[Provided data]

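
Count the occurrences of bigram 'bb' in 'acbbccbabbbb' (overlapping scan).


Scanning 'acbbccbabbbb' for bigram 'bb':
  Position 0: 'ac' -> no
  Position 1: 'cb' -> no
  Position 2: 'bb' -> MATCH
  Position 3: 'bc' -> no
  Position 4: 'cc' -> no
  Position 5: 'cb' -> no
  Position 6: 'ba' -> no
  Position 7: 'ab' -> no
  Position 8: 'bb' -> MATCH
  Position 9: 'bb' -> MATCH
  Position 10: 'bb' -> MATCH
Total matches: 4

4


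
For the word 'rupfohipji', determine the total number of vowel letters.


Scanning each character of 'rupfohipji':
  Position 1: 'r' -> consonant (running count: 0)
  Position 2: 'u' -> vowel (running count: 1)
  Position 3: 'p' -> consonant (running count: 1)
  Position 4: 'f' -> consonant (running count: 1)
  Position 5: 'o' -> vowel (running count: 2)
  Position 6: 'h' -> consonant (running count: 2)
  Position 7: 'i' -> vowel (running count: 3)
  Position 8: 'p' -> consonant (running count: 3)
  Position 9: 'j' -> consonant (running count: 3)
  Position 10: 'i' -> vowel (running count: 4)
Total vowels: 4

4


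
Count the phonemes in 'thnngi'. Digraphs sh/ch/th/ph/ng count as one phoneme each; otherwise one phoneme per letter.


Parsing 'thnngi' greedily, digraphs first:
  'th' -> digraph (1 consonant phoneme) (phonemes so far: 1)
  'n' -> consonant phoneme (phonemes so far: 2)
  'ng' -> digraph (1 consonant phoneme) (phonemes so far: 3)
  'i' -> vowel phoneme (phonemes so far: 4)
Total phonemes: 4

4


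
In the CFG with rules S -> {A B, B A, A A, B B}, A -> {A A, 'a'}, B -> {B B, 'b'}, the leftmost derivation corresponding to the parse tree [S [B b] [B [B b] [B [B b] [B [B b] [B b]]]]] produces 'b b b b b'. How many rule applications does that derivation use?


Every bracketed nonterminal node [X ...] in the tree is produced by exactly one rule application.
Reading the tree off as a leftmost derivation:
  Step 1: S  =>  B B   (applied S -> B B)
  Step 2: B B  =>  b B   (applied B -> b)
  Step 3: b B  =>  b B B   (applied B -> B B)
  Step 4: b B B  =>  b b B   (applied B -> b)
  Step 5: b b B  =>  b b B B   (applied B -> B B)
  Step 6: b b B B  =>  b b b B   (applied B -> b)
  Step 7: b b b B  =>  b b b B B   (applied B -> B B)
  Step 8: b b b B B  =>  b b b b B   (applied B -> b)
  Step 9: b b b b B  =>  b b b b b   (applied B -> b)
Final yield: b b b b b
Total rewrite steps: 9

9


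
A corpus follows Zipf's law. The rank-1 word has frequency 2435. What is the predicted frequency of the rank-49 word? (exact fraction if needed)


Zipf's law: freq(rank) = f1 / rank
f1 = 2435, rank = 49
freq = 2435 / 49
GCD(2435, 49) = 1
Simplified: 2435/49

2435/49


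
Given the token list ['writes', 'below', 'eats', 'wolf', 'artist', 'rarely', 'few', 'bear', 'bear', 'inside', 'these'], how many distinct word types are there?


Listing all tokens and tracking unique types:
  Token 1: 'writes' -> NEW (unique so far: 1)
  Token 2: 'below' -> NEW (unique so far: 2)
  Token 3: 'eats' -> NEW (unique so far: 3)
  Token 4: 'wolf' -> NEW (unique so far: 4)
  Token 5: 'artist' -> NEW (unique so far: 5)
  Token 6: 'rarely' -> NEW (unique so far: 6)
  Token 7: 'few' -> NEW (unique so far: 7)
  Token 8: 'bear' -> NEW (unique so far: 8)
  Token 9: 'bear' -> duplicate (unique so far: 8)
  Token 10: 'inside' -> NEW (unique so far: 9)
  Token 11: 'these' -> NEW (unique so far: 10)
Unique types: ('artist', 'bear', 'below', 'eats', 'few', 'inside', 'rarely', 'these', 'wolf', 'writes')
Vocabulary size: 10

10


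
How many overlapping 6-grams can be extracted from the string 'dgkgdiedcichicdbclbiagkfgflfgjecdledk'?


String 'dgkgdiedcichicdbclbiagkfgflfgjecdledk' has length L = 37.
Number of overlapping n-grams = L - n + 1
Substituting: 37 - 6 + 1 = 32

32


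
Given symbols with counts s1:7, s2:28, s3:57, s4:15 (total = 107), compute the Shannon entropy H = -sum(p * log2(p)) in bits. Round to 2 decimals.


Computing entropy H = -sum(p_i * log2(p_i)):
  s1: p = 7/107 = 0.0654, -p*log2(p) = 0.2574
  s2: p = 28/107 = 0.2617, -p*log2(p) = 0.5061
  s3: p = 57/107 = 0.5327, -p*log2(p) = 0.4840
  s4: p = 15/107 = 0.1402, -p*log2(p) = 0.3974
H = sum of terms = 1.6449
Rounded to 2 decimals: 1.64

1.64


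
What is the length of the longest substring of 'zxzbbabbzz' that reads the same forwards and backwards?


Scanning 'zxzbbabbzz' for palindromic substrings.
Substring at positions 2-8: 'zbbabbz'.
Check: reverse('zbbabbz') = 'zbbabbz' -> palindrome confirmed.
Neighbouring characters ('x' / 'z') break symmetry, so it cannot extend further.
No longer palindromic substring exists; longest length = 7

7


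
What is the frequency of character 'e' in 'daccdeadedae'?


Scanning 'daccdeadedae' for 'e':
  Position 5: 'e' -> MATCH (count: 1)
  Position 8: 'e' -> MATCH (count: 2)
  Position 11: 'e' -> MATCH (count: 3)
Total occurrences of 'e': 3

3


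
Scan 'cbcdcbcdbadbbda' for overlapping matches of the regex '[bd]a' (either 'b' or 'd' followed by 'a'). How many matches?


Pattern: [bd]a means either 'b' or 'd' followed by 'a'.
Scanning 'cbcdcbcdbadbbda' position-by-position:
  Pos 0: window 'cb' -> no
  Pos 1: window 'bc' -> no
  Pos 2: window 'cd' -> no
  Pos 3: window 'dc' -> no
  Pos 4: window 'cb' -> no
  Pos 5: window 'bc' -> no
  Pos 6: window 'cd' -> no
  Pos 7: window 'db' -> no
  Pos 8: window 'ba' -> MATCH
  Pos 9: window 'ad' -> no
  Pos 10: window 'db' -> no
  Pos 11: window 'bb' -> no
  Pos 12: window 'bd' -> no
  Pos 13: window 'da' -> MATCH
  Pos 14: window 'a' -> no
Total matches: 2

2


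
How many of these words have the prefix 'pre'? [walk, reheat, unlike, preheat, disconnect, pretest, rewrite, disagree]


Checking each word for prefix 'pre':
  'walk' -> no (count: 0)
  'reheat' -> no (count: 0)
  'unlike' -> no (count: 0)
  'preheat' -> YES, starts with 'pre' (count: 1)
  'disconnect' -> no (count: 1)
  'pretest' -> YES, starts with 'pre' (count: 2)
  'rewrite' -> no (count: 2)
  'disagree' -> no (count: 2)
Total with prefix 'pre': 2

2


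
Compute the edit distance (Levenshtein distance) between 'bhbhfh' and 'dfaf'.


Building DP table for s1='bhbhfh' (len 6) and s2='dfaf' (len 4):
       d  f  a  f
    0  1  2  3  4
  b 1  1  2  3  4
  h 2  2  2  3  4
  b 3  3  3  3  4
  h 4  4  4  4  4
  f 5  5  4  5  4
  h 6  6  5  5  5
Edit distance = dp[6][4] = 5

5


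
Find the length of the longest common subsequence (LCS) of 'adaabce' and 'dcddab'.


DP table for LCS of 'adaabce' and 'dcddab':
       d  c  d  d  a  b
    0  0  0  0  0  0  0
  a 0  0  0  0  0  1  1
  d 0  1  1  1  1  1  1
  a 0  1  1  1  1  2  2
  a 0  1  1  1  1  2  2
  b 0  1  1  1  1  2  3
  c 0  1  2  2  2  2  3
  e 0  1  2  2  2  2  3
LCS: 'dab'
LCS length = 3

3


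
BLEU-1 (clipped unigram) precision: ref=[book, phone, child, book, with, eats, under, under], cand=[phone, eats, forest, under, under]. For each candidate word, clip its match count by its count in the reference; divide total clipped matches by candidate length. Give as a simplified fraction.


Reference word counts: {'book': 2, 'child': 1, 'eats': 1, 'phone': 1, 'under': 2, 'with': 1}
Checking each candidate word (with clipping):
  'phone' -> in reference (ref count 1, used 1/1) -> match (matches: 1)
  'eats' -> in reference (ref count 1, used 1/1) -> match (matches: 2)
  'forest' -> not in reference -> no match (matches: 2)
  'under' -> in reference (ref count 2, used 1/2) -> match (matches: 3)
  'under' -> in reference (ref count 2, used 2/2) -> match (matches: 4)
Clipped matches: 4, Candidate length: 5
Precision = 4/5

4/5


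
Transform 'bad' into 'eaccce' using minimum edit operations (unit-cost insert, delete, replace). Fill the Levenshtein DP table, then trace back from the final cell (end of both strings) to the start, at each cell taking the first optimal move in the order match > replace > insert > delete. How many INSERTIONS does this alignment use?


Edit distance = 5. Backtracking from cell (3, 6) with preference match > replace > insert > delete,
then listing the resulting alignment 'bad' -> 'eaccce' left to right:
  Step 1: replace b->e
  Step 2: keep 'a'
  Step 3: insert 'c' [insertion #1]
  Step 4: insert 'c' [insertion #2]
  Step 5: insert 'c' [insertion #3]
  Step 6: replace d->e
Total insertions: 3

3


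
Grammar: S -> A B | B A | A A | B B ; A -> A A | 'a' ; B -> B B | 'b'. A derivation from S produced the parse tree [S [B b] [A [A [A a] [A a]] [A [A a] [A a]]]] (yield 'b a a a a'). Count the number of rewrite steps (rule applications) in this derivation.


Every bracketed nonterminal node [X ...] in the tree is produced by exactly one rule application.
Reading the tree off as a leftmost derivation:
  Step 1: S  =>  B A   (applied S -> B A)
  Step 2: B A  =>  b A   (applied B -> b)
  Step 3: b A  =>  b A A   (applied A -> A A)
  Step 4: b A A  =>  b A A A   (applied A -> A A)
  Step 5: b A A A  =>  b a A A   (applied A -> a)
  Step 6: b a A A  =>  b a a A   (applied A -> a)
  Step 7: b a a A  =>  b a a A A   (applied A -> A A)
  Step 8: b a a A A  =>  b a a a A   (applied A -> a)
  Step 9: b a a a A  =>  b a a a a   (applied A -> a)
Final yield: b a a a a
Total rewrite steps: 9

9


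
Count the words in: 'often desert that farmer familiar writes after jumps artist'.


Counting words by splitting on spaces:
  Word 1: 'often'
  Word 2: 'desert'
  Word 3: 'that'
  Word 4: 'farmer'
  Word 5: 'familiar'
  Word 6: 'writes'
  Word 7: 'after'
  Word 8: 'jumps'
  Word 9: 'artist'
Total words: 9

9


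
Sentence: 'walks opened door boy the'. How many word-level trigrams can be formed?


Word trigrams from [5] words:
  Trigram 1: (walks opened door)
  Trigram 2: (opened door boy)
  Trigram 3: (door boy the)
Total word trigrams: 5 - 2 = 3

3


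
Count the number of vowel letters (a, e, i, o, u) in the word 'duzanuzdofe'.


Scanning each character of 'duzanuzdofe':
  Position 1: 'd' -> consonant (running count: 0)
  Position 2: 'u' -> vowel (running count: 1)
  Position 3: 'z' -> consonant (running count: 1)
  Position 4: 'a' -> vowel (running count: 2)
  Position 5: 'n' -> consonant (running count: 2)
  Position 6: 'u' -> vowel (running count: 3)
  Position 7: 'z' -> consonant (running count: 3)
  Position 8: 'd' -> consonant (running count: 3)
  Position 9: 'o' -> vowel (running count: 4)
  Position 10: 'f' -> consonant (running count: 4)
  Position 11: 'e' -> vowel (running count: 5)
Total vowels: 5

5


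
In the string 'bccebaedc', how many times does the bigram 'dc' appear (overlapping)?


Scanning 'bccebaedc' for bigram 'dc':
  Position 0: 'bc' -> no
  Position 1: 'cc' -> no
  Position 2: 'ce' -> no
  Position 3: 'eb' -> no
  Position 4: 'ba' -> no
  Position 5: 'ae' -> no
  Position 6: 'ed' -> no
  Position 7: 'dc' -> MATCH
Total matches: 1

1


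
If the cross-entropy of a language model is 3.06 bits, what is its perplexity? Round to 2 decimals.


Perplexity formula: PP = 2^H
H = 3.06
PP = 2^3.06
Decompose: 2^3.06 = 2^3 * 2^0.06
2^3 = 8, 2^0.06 ~ 1.0424658
PP ~ 8 * 1.0424658 = 8.3397264
Rounded to 2 decimals: 8.34

8.34


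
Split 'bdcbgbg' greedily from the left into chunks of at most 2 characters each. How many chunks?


'bdcbgbg' has 7 characters.
Chunking with max size 2:
  Chunk 1: 'bd' (positions 0-1)
  Chunk 2: 'cb' (positions 2-3)
  Chunk 3: 'gb' (positions 4-5)
  Chunk 4: 'g' (positions 6-6)
Total chunks: ceil(7 / 2) = 4

4


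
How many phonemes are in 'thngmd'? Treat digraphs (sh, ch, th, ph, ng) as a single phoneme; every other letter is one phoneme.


Parsing 'thngmd' greedily, digraphs first:
  'th' -> digraph (1 consonant phoneme) (phonemes so far: 1)
  'ng' -> digraph (1 consonant phoneme) (phonemes so far: 2)
  'm' -> consonant phoneme (phonemes so far: 3)
  'd' -> consonant phoneme (phonemes so far: 4)
Total phonemes: 4

4


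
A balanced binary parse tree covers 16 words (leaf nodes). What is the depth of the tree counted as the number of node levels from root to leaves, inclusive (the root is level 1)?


In a balanced binary tree with n leaves the deepest leaf is ceil(log2(n)) edges below the root,
so counting node levels inclusive of root and leaves gives ceil(log2(n)) + 1 levels.
log2(16) = 4.0000
ceil(4.0000) = 4
levels = 4 + 1 = 5

5


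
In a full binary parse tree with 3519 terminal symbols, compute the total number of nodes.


Leaf nodes (terminals): 3519
Internal nodes = n - 1 = 3519 - 1 = 3518
Total = leaves + internal = 3519 + 3518 = 7037

7037


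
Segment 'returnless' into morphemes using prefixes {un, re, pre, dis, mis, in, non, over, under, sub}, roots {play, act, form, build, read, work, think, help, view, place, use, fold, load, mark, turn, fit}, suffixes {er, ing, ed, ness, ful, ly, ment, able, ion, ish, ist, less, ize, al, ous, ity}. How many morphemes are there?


Segmenting 'returnless' against the inventory:
  're' -> prefix (morpheme 1)
  'turn' -> root (morpheme 2)
  'less' -> suffix (morpheme 3)
Total morphemes: 3

3


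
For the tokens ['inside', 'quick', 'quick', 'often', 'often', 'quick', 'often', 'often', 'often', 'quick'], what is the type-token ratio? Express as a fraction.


Tokens: 10
Unique types: ('inside', 'often', 'quick') = 3
TTR = 3/10
Already in lowest terms.

3/10


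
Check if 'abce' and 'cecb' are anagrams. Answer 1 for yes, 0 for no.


Sort characters of 'abce': 'abce'
Sort characters of 'cecb': 'bcce'
Sorted forms differ -> they are NOT anagrams
Result: 0

0


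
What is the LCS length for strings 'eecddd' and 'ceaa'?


DP table for LCS of 'eecddd' and 'ceaa':
       c  e  a  a
    0  0  0  0  0
  e 0  0  1  1  1
  e 0  0  1  1  1
  c 0  1  1  1  1
  d 0  1  1  1  1
  d 0  1  1  1  1
  d 0  1  1  1  1
LCS: 'e'
LCS length = 1

1


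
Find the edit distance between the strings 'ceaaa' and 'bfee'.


Building DP table for s1='ceaaa' (len 5) and s2='bfee' (len 4):
       b  f  e  e
    0  1  2  3  4
  c 1  1  2  3  4
  e 2  2  2  2  3
  a 3  3  3  3  3
  a 4  4  4  4  4
  a 5  5  5  5  5
Edit distance = dp[5][4] = 5

5


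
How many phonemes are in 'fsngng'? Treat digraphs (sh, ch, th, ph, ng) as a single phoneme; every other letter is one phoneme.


Parsing 'fsngng' greedily, digraphs first:
  'f' -> consonant phoneme (phonemes so far: 1)
  's' -> consonant phoneme (phonemes so far: 2)
  'ng' -> digraph (1 consonant phoneme) (phonemes so far: 3)
  'ng' -> digraph (1 consonant phoneme) (phonemes so far: 4)
Total phonemes: 4

4


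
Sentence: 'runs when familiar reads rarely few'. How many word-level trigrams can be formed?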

[/Provided data]

* _What the task requires_: Your answer must be the lines from the one with "For the tokens" through the last line of the data, repeated exactly and with nothing else.

* _Written response_:
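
For the tokens ['inside', 'quick', 'quick', 'often', 'often', 'quick', 'often', 'often', 'often', 'quick'], what is the type-token ratio? Express as a fraction.


Tokens: 10
Unique types: ('inside', 'often', 'quick') = 3
TTR = 3/10
Already in lowest terms.

3/10


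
Check if 'abce' and 'cecb' are anagrams. Answer 1 for yes, 0 for no.


Sort characters of 'abce': 'abce'
Sort characters of 'cecb': 'bcce'
Sorted forms differ -> they are NOT anagrams
Result: 0

0


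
What is the LCS length for strings 'eecddd' and 'ceaa'?


DP table for LCS of 'eecddd' and 'ceaa':
       c  e  a  a
    0  0  0  0  0
  e 0  0  1  1  1
  e 0  0  1  1  1
  c 0  1  1  1  1
  d 0  1  1  1  1
  d 0  1  1  1  1
  d 0  1  1  1  1
LCS: 'e'
LCS length = 1

1


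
Find the edit distance between the strings 'ceaaa' and 'bfee'.


Building DP table for s1='ceaaa' (len 5) and s2='bfee' (len 4):
       b  f  e  e
    0  1  2  3  4
  c 1  1  2  3  4
  e 2  2  2  2  3
  a 3  3  3  3  3
  a 4  4  4  4  4
  a 5  5  5  5  5
Edit distance = dp[5][4] = 5

5


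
How many phonemes are in 'fsngng'? Treat digraphs (sh, ch, th, ph, ng) as a single phoneme; every other letter is one phoneme.


Parsing 'fsngng' greedily, digraphs first:
  'f' -> consonant phoneme (phonemes so far: 1)
  's' -> consonant phoneme (phonemes so far: 2)
  'ng' -> digraph (1 consonant phoneme) (phonemes so far: 3)
  'ng' -> digraph (1 consonant phoneme) (phonemes so far: 4)
Total phonemes: 4

4


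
Sentence: 'runs when familiar reads rarely few'. How many word-level trigrams can be formed?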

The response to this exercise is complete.